_What you will do:_
Nothing but the lines from the start of the entries through the line containing "0), state p0." should appear in the answer, each given exactly.

_Information supplied:_
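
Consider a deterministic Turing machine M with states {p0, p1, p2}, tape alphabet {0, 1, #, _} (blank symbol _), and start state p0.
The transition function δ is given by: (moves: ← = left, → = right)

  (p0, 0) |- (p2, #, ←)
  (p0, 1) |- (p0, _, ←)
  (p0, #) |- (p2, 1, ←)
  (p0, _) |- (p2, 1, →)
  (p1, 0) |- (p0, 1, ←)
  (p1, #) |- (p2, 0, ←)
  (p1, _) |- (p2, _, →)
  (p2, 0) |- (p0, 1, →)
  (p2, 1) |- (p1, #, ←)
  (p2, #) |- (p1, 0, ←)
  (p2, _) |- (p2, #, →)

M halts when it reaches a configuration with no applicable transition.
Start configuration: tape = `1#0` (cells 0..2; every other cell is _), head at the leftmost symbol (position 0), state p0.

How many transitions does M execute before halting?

state=p0 head=0 tape=__[1]#0   (p0,1)→(p0,_,←)
state=p0 head=-1 tape=_[_]_#0   (p0,_)→(p2,1,→)
state=p2 head=0 tape=_1[_]#0   (p2,_)→(p2,#,→)
state=p2 head=1 tape=_1#[#]0   (p2,#)→(p1,0,←)
state=p1 head=0 tape=_1[#]00   (p1,#)→(p2,0,←)
state=p2 head=-1 tape=_[1]000   (p2,1)→(p1,#,←)
state=p1 head=-2 tape=[_]#000   (p1,_)→(p2,_,→)
state=p2 head=-1 tape=_[#]000   (p2,#)→(p1,0,←)
state=p1 head=-2 tape=[_]0000   (p1,_)→(p2,_,→)
state=p2 head=-1 tape=_[0]000   (p2,0)→(p0,1,→)
state=p0 head=0 tape=_1[0]00   (p0,0)→(p2,#,←)
state=p2 head=-1 tape=_[1]#00   (p2,1)→(p1,#,←)
state=p1 head=-2 tape=[_]##00   (p1,_)→(p2,_,→)
state=p2 head=-1 tape=_[#]#00   (p2,#)→(p1,0,←)
state=p1 head=-2 tape=[_]0#00   (p1,_)→(p2,_,→)
state=p2 head=-1 tape=_[0]#00   (p2,0)→(p0,1,→)
state=p0 head=0 tape=_1[#]00   (p0,#)→(p2,1,←)
state=p2 head=-1 tape=_[1]100   (p2,1)→(p1,#,←)
state=p1 head=-2 tape=[_]#100   (p1,_)→(p2,_,→)
state=p2 head=-1 tape=_[#]100   (p2,#)→(p1,0,←)
state=p1 head=-2 tape=[_]0100   (p1,_)→(p2,_,→)
state=p2 head=-1 tape=_[0]100   (p2,0)→(p0,1,→)
state=p0 head=0 tape=_1[1]00   (p0,1)→(p0,_,←)
state=p0 head=-1 tape=_[1]_00   (p0,1)→(p0,_,←)
state=p0 head=-2 tape=[_]__00   (p0,_)→(p2,1,→)
state=p2 head=-1 tape=1[_]_00   (p2,_)→(p2,#,→)
state=p2 head=0 tape=1#[_]00   (p2,_)→(p2,#,→)
state=p2 head=1 tape=1##[0]0   (p2,0)→(p0,1,→)
state=p0 head=2 tape=1##1[0]   (p0,0)→(p2,#,←)
state=p2 head=1 tape=1##[1]#   (p2,1)→(p1,#,←)
state=p1 head=0 tape=1#[#]##   (p1,#)→(p2,0,←)
state=p2 head=-1 tape=1[#]0##   (p2,#)→(p1,0,←)
state=p1 head=-2 tape=[1]00##
M halts after 32 transitions.

32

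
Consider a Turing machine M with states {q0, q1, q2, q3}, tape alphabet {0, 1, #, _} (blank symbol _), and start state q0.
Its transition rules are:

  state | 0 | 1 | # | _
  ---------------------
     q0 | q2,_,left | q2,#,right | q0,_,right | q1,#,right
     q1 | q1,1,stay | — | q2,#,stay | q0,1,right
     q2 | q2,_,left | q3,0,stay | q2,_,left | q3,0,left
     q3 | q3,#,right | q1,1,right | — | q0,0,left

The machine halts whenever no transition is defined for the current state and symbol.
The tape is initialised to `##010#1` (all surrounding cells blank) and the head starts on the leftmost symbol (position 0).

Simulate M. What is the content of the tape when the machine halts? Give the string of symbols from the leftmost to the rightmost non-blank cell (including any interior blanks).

#10_10#1

q0 | _[#]#010#1   read # → write _, move right, go to q0
q0 | __[#]010#1   read # → write _, move right, go to q0
q0 | ___[0]10#1   read 0 → write _, move left, go to q2
q2 | __[_]_10#1   read _ → write 0, move left, go to q3
q3 | _[_]0_10#1   read _ → write 0, move left, go to q0
q0 | [_]00_10#1   read _ → write #, move right, go to q1
q1 | #[0]0_10#1   read 0 → write 1, move stay, go to q1
q1 | #[1]0_10#1
The non-blank tape span at halt is #10_10#1.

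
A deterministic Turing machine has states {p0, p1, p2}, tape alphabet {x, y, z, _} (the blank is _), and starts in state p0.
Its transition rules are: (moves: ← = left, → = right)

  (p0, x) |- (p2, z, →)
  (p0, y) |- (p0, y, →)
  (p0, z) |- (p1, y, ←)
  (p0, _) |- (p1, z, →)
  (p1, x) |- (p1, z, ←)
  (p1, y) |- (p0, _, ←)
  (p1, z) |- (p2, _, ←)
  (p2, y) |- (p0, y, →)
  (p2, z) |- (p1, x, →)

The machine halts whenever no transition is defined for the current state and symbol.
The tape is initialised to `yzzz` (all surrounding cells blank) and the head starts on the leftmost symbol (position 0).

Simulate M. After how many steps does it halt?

state=p0 head=0 tape=_[y]zzz   (p0,y)→(p0,y,→)
state=p0 head=1 tape=_y[z]zz   (p0,z)→(p1,y,←)
state=p1 head=0 tape=_[y]yzz   (p1,y)→(p0,_,←)
state=p0 head=-1 tape=[_]_yzz   (p0,_)→(p1,z,→)
state=p1 head=0 tape=z[_]yzz
M halts after 4 transitions.

4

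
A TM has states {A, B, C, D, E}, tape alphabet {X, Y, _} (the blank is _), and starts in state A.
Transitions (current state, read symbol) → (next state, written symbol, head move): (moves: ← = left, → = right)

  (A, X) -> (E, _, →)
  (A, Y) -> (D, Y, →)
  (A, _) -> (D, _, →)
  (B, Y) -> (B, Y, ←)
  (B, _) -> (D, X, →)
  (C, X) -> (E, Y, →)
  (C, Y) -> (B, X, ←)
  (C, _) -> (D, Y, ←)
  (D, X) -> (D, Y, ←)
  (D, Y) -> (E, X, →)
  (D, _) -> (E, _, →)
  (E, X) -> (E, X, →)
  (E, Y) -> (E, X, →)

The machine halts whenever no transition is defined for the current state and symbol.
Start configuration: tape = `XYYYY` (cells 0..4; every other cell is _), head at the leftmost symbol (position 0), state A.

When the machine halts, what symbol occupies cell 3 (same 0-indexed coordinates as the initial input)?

A | [X]YYYY_   read X → write _, move →, go to E
E | _[Y]YYY_   read Y → write X, move →, go to E
E | _X[Y]YY_   read Y → write X, move →, go to E
E | _XX[Y]Y_   read Y → write X, move →, go to E
E | _XXX[Y]_   read Y → write X, move →, go to E
E | _XXXX[_]
Cell 3 holds X when M halts.

X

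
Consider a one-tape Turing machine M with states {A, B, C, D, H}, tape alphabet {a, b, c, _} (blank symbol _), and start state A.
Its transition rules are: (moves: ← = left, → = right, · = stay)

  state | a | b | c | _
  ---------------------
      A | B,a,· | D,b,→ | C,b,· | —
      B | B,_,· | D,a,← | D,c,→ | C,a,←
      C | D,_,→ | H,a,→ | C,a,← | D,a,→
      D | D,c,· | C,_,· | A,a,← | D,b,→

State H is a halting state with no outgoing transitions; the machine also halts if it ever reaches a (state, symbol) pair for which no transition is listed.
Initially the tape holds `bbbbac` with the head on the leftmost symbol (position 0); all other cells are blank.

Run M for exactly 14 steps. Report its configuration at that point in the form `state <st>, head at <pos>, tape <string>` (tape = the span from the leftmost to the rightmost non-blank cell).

state=A head=0 tape=[b]bbbac   (A,b)→(D,b,→)
state=D head=1 tape=b[b]bbac   (D,b)→(C,_,·)
state=C head=1 tape=b[_]bbac   (C,_)→(D,a,→)
state=D head=2 tape=ba[b]bac   (D,b)→(C,_,·)
state=C head=2 tape=ba[_]bac   (C,_)→(D,a,→)
state=D head=3 tape=baa[b]ac   (D,b)→(C,_,·)
state=C head=3 tape=baa[_]ac   (C,_)→(D,a,→)
state=D head=4 tape=baaa[a]c   (D,a)→(D,c,·)
state=D head=4 tape=baaa[c]c   (D,c)→(A,a,←)
state=A head=3 tape=baa[a]ac   (A,a)→(B,a,·)
state=B head=3 tape=baa[a]ac   (B,a)→(B,_,·)
state=B head=3 tape=baa[_]ac   (B,_)→(C,a,←)
state=C head=2 tape=ba[a]aac   (C,a)→(D,_,→)
state=D head=3 tape=ba_[a]ac   (D,a)→(D,c,·)
state=D head=3 tape=ba_[c]ac
After 14 steps: state D, head at 3, tape ba_cac.

state D, head at 3, tape ba_cac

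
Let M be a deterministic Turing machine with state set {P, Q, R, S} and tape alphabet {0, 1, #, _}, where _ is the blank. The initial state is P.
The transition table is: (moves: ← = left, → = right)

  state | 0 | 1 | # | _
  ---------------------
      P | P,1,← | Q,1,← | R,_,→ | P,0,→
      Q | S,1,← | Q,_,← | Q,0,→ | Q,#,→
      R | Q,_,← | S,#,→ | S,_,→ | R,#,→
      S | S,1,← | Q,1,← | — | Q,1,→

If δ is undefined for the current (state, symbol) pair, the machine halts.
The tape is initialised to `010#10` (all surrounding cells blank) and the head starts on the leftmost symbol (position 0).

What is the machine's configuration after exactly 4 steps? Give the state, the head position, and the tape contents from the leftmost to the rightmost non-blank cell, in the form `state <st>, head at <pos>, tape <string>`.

state S, head at -2, tape 1110#10

P | __[0]10#10   read 0 → write 1, move ←, go to P
P | _[_]110#10   read _ → write 0, move →, go to P
P | _0[1]10#10   read 1 → write 1, move ←, go to Q
Q | _[0]110#10   read 0 → write 1, move ←, go to S
S | [_]1110#10
After 4 steps: state S, head at -2, tape 1110#10.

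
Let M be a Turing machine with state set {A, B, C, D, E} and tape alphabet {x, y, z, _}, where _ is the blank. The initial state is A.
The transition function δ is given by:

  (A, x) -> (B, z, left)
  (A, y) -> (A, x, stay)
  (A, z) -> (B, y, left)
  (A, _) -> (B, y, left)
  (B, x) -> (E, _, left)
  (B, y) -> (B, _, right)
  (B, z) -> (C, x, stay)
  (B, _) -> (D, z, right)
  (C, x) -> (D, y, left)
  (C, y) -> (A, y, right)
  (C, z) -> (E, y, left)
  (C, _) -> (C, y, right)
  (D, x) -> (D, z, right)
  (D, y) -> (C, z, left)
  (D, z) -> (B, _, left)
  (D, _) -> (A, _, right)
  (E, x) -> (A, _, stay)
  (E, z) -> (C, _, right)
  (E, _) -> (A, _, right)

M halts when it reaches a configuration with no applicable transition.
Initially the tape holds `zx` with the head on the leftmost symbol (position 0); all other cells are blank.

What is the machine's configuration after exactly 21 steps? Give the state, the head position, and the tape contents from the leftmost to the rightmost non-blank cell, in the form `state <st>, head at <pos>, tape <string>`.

state B, head at -4, tape z__zx

A | ____[z]x   read z → write y, move left, go to B
B | ___[_]yx   read _ → write z, move right, go to D
D | ___z[y]x   read y → write z, move left, go to C
C | ___[z]zx   read z → write y, move left, go to E
E | __[_]yzx   read _ → write _, move right, go to A
A | ___[y]zx   read y → write x, move stay, go to A
A | ___[x]zx   read x → write z, move left, go to B
B | __[_]zzx   read _ → write z, move right, go to D
D | __z[z]zx   read z → write _, move left, go to B
B | __[z]_zx   read z → write x, move stay, go to C
C | __[x]_zx   read x → write y, move left, go to D
D | _[_]y_zx   read _ → write _, move right, go to A
A | __[y]_zx   read y → write x, move stay, go to A
A | __[x]_zx   read x → write z, move left, go to B
B | _[_]z_zx   read _ → write z, move right, go to D
D | _z[z]_zx   read z → write _, move left, go to B
B | _[z]__zx   read z → write x, move stay, go to C
C | _[x]__zx   read x → write y, move left, go to D
D | [_]y__zx   read _ → write _, move right, go to A
A | _[y]__zx   read y → write x, move stay, go to A
A | _[x]__zx   read x → write z, move left, go to B
B | [_]z__zx
After 21 steps: state B, head at -4, tape z__zx.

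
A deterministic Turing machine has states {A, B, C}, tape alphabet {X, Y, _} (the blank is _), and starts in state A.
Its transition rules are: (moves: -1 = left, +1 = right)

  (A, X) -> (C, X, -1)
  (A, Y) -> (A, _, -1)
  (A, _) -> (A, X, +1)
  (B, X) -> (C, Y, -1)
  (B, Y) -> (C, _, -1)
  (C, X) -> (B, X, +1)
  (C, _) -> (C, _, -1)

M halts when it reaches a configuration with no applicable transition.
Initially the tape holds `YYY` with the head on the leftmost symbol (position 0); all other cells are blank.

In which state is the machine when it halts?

B

state=A head=0 tape=_[Y]YY   (A,Y)→(A,_,-1)
state=A head=-1 tape=[_]_YY   (A,_)→(A,X,+1)
state=A head=0 tape=X[_]YY   (A,_)→(A,X,+1)
state=A head=1 tape=XX[Y]Y   (A,Y)→(A,_,-1)
state=A head=0 tape=X[X]_Y   (A,X)→(C,X,-1)
state=C head=-1 tape=[X]X_Y   (C,X)→(B,X,+1)
state=B head=0 tape=X[X]_Y   (B,X)→(C,Y,-1)
state=C head=-1 tape=[X]Y_Y   (C,X)→(B,X,+1)
state=B head=0 tape=X[Y]_Y   (B,Y)→(C,_,-1)
state=C head=-1 tape=[X]__Y   (C,X)→(B,X,+1)
state=B head=0 tape=X[_]_Y
No transition is defined for (B, _); M halts in state B.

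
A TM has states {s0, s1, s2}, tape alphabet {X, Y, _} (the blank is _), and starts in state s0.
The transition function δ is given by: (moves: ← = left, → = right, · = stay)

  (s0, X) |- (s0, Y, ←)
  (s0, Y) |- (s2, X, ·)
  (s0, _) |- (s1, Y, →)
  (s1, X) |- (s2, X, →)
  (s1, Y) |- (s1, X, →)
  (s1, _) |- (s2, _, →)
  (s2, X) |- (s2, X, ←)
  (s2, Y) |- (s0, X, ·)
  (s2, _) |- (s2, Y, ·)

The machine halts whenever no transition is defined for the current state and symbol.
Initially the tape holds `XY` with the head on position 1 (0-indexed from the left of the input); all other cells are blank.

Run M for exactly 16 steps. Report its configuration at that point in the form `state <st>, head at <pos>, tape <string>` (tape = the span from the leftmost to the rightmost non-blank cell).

s0 | ___X[Y]   read Y → write X, move ·, go to s2
s2 | ___X[X]   read X → write X, move ←, go to s2
s2 | ___[X]X   read X → write X, move ←, go to s2
s2 | __[_]XX   read _ → write Y, move ·, go to s2
s2 | __[Y]XX   read Y → write X, move ·, go to s0
s0 | __[X]XX   read X → write Y, move ←, go to s0
s0 | _[_]YXX   read _ → write Y, move →, go to s1
s1 | _Y[Y]XX   read Y → write X, move →, go to s1
s1 | _YX[X]X   read X → write X, move →, go to s2
s2 | _YXX[X]   read X → write X, move ←, go to s2
s2 | _YX[X]X   read X → write X, move ←, go to s2
s2 | _Y[X]XX   read X → write X, move ←, go to s2
s2 | _[Y]XXX   read Y → write X, move ·, go to s0
s0 | _[X]XXX   read X → write Y, move ←, go to s0
s0 | [_]YXXX   read _ → write Y, move →, go to s1
s1 | Y[Y]XXX   read Y → write X, move →, go to s1
s1 | YX[X]XX
After 16 steps: state s1, head at -1, tape YXXXX.

state s1, head at -1, tape YXXXX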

_Response area:_
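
Consider a deterministic Turing machine M with states {p0, p1, p2}, tape alphabet {0, 1, #, _} (blank symbol _), and start state p0.
The transition function δ is given by: (moves: ← = left, → = right)

  (p0, 0) |- (p2, #, ←)
  (p0, 1) |- (p0, _, ←)
  (p0, #) |- (p2, 1, ←)
  (p0, _) |- (p2, 1, →)
  (p1, 0) |- (p0, 1, ←)
  (p1, #) |- (p2, 0, ←)
  (p1, _) |- (p2, _, →)
  (p2, 0) |- (p0, 1, →)
  (p2, 1) |- (p1, #, ←)
  (p2, #) |- (p1, 0, ←)
  (p2, _) |- (p2, #, →)

M halts when it reaches a configuration with no applicable transition.
Start configuration: tape = `1#0` (cells 0..2; every other cell is _), head at the leftmost symbol (position 0), state p0.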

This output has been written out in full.